- [Problem description] The full set of records below is to be reproduced without a single alteration.

- [Provided data]
_ _ _ _ _ _ _
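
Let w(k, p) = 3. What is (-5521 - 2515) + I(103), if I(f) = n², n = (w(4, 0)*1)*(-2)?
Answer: -8000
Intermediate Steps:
n = -6 (n = (3*1)*(-2) = 3*(-2) = -6)
I(f) = 36 (I(f) = (-6)² = 36)
(-5521 - 2515) + I(103) = (-5521 - 2515) + 36 = -8036 + 36 = -8000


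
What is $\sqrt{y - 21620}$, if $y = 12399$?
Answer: $i \sqrt{9221} \approx 96.026 i$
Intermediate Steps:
$\sqrt{y - 21620} = \sqrt{12399 - 21620} = \sqrt{-9221} = i \sqrt{9221}$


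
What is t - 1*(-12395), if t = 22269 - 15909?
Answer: 18755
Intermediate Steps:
t = 6360
t - 1*(-12395) = 6360 - 1*(-12395) = 6360 + 12395 = 18755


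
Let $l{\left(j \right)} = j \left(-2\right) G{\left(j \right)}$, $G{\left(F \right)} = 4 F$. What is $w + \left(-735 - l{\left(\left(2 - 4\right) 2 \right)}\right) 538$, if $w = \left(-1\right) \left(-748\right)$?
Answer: $-325818$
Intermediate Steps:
$l{\left(j \right)} = - 8 j^{2}$ ($l{\left(j \right)} = j \left(-2\right) 4 j = - 2 j 4 j = - 8 j^{2}$)
$w = 748$
$w + \left(-735 - l{\left(\left(2 - 4\right) 2 \right)}\right) 538 = 748 + \left(-735 - - 8 \left(\left(2 - 4\right) 2\right)^{2}\right) 538 = 748 + \left(-735 - - 8 \left(\left(-2\right) 2\right)^{2}\right) 538 = 748 + \left(-735 - - 8 \left(-4\right)^{2}\right) 538 = 748 + \left(-735 - \left(-8\right) 16\right) 538 = 748 + \left(-735 - -128\right) 538 = 748 + \left(-735 + 128\right) 538 = 748 - 326566 = -325818$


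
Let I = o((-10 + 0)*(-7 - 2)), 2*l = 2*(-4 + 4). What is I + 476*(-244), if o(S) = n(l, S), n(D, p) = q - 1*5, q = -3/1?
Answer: -116152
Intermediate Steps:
l = 0 (l = (2*(-4 + 4))/2 = (2*0)/2 = (½)*0 = 0)
q = -3 (q = -3*1 = -3)
n(D, p) = -8 (n(D, p) = -3 - 1*5 = -3 - 5 = -8)
o(S) = -8
I = -8
I + 476*(-244) = -8 + 476*(-244) = -8 - 116144 = -116152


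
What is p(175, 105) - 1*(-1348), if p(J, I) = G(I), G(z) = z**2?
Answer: 12373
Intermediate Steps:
p(J, I) = I**2
p(175, 105) - 1*(-1348) = 105**2 - 1*(-1348) = 11025 + 1348 = 12373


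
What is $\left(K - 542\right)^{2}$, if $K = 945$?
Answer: $162409$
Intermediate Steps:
$\left(K - 542\right)^{2} = \left(945 - 542\right)^{2} = 403^{2} = 162409$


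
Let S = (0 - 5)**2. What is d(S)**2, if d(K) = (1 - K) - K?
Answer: 2401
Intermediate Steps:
S = 25 (S = (-5)**2 = 25)
d(K) = 1 - 2*K
d(S)**2 = (1 - 2*25)**2 = (1 - 50)**2 = (-49)**2 = 2401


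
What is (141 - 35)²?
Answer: 11236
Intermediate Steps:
(141 - 35)² = 106² = 11236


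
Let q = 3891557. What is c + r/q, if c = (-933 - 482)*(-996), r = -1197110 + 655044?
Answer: 5484526400314/3891557 ≈ 1.4093e+6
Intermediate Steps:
r = -542066
c = 1409340 (c = -1415*(-996) = 1409340)
c + r/q = 1409340 - 542066/3891557 = 5484526400314/3891557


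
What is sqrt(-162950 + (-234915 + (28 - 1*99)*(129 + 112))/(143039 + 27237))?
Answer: I*sqrt(1181150388714594)/85138 ≈ 403.67*I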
_ _ _ _ _ _ _
- [Solution to this problem]
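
Let w(k, p) = 3. What is (-5521 - 2515) + I(103), if I(f) = n², n = (w(4, 0)*1)*(-2)?
Answer: -8000
Intermediate Steps:
n = -6 (n = (3*1)*(-2) = 3*(-2) = -6)
I(f) = 36 (I(f) = (-6)² = 36)
(-5521 - 2515) + I(103) = (-5521 - 2515) + 36 = -8036 + 36 = -8000


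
What is $\sqrt{y - 21620}$, if $y = 12399$?
Answer: $i \sqrt{9221} \approx 96.026 i$
Intermediate Steps:
$\sqrt{y - 21620} = \sqrt{12399 - 21620} = \sqrt{-9221} = i \sqrt{9221}$


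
What is t - 1*(-12395), if t = 22269 - 15909?
Answer: 18755
Intermediate Steps:
t = 6360
t - 1*(-12395) = 6360 - 1*(-12395) = 6360 + 12395 = 18755


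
Let $l{\left(j \right)} = j \left(-2\right) G{\left(j \right)}$, $G{\left(F \right)} = 4 F$. What is $w + \left(-735 - l{\left(\left(2 - 4\right) 2 \right)}\right) 538$, if $w = \left(-1\right) \left(-748\right)$?
Answer: $-325818$
Intermediate Steps:
$l{\left(j \right)} = - 8 j^{2}$ ($l{\left(j \right)} = j \left(-2\right) 4 j = - 2 j 4 j = - 8 j^{2}$)
$w = 748$
$w + \left(-735 - l{\left(\left(2 - 4\right) 2 \right)}\right) 538 = 748 + \left(-735 - - 8 \left(\left(2 - 4\right) 2\right)^{2}\right) 538 = 748 + \left(-735 - - 8 \left(\left(-2\right) 2\right)^{2}\right) 538 = 748 + \left(-735 - - 8 \left(-4\right)^{2}\right) 538 = 748 + \left(-735 - \left(-8\right) 16\right) 538 = 748 + \left(-735 - -128\right) 538 = 748 + \left(-735 + 128\right) 538 = 748 - 326566 = -325818$


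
Let I = o((-10 + 0)*(-7 - 2)), 2*l = 2*(-4 + 4). What is I + 476*(-244), if o(S) = n(l, S), n(D, p) = q - 1*5, q = -3/1?
Answer: -116152
Intermediate Steps:
l = 0 (l = (2*(-4 + 4))/2 = (2*0)/2 = (½)*0 = 0)
q = -3 (q = -3*1 = -3)
n(D, p) = -8 (n(D, p) = -3 - 1*5 = -3 - 5 = -8)
o(S) = -8
I = -8
I + 476*(-244) = -8 + 476*(-244) = -8 - 116144 = -116152


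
What is p(175, 105) - 1*(-1348), if p(J, I) = G(I), G(z) = z**2?
Answer: 12373
Intermediate Steps:
p(J, I) = I**2
p(175, 105) - 1*(-1348) = 105**2 - 1*(-1348) = 11025 + 1348 = 12373


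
What is $\left(K - 542\right)^{2}$, if $K = 945$?
Answer: $162409$
Intermediate Steps:
$\left(K - 542\right)^{2} = \left(945 - 542\right)^{2} = 403^{2} = 162409$


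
Let S = (0 - 5)**2. What is d(S)**2, if d(K) = (1 - K) - K?
Answer: 2401
Intermediate Steps:
S = 25 (S = (-5)**2 = 25)
d(K) = 1 - 2*K
d(S)**2 = (1 - 2*25)**2 = (1 - 50)**2 = (-49)**2 = 2401


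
What is (141 - 35)²?
Answer: 11236
Intermediate Steps:
(141 - 35)² = 106² = 11236


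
Let q = 3891557. What is c + r/q, if c = (-933 - 482)*(-996), r = -1197110 + 655044?
Answer: 5484526400314/3891557 ≈ 1.4093e+6
Intermediate Steps:
r = -542066
c = 1409340 (c = -1415*(-996) = 1409340)
c + r/q = 1409340 - 542066/3891557 = 5484526400314/3891557


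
What is sqrt(-162950 + (-234915 + (28 - 1*99)*(129 + 112))/(143039 + 27237))?
Answer: I*sqrt(1181150388714594)/85138 ≈ 403.67*I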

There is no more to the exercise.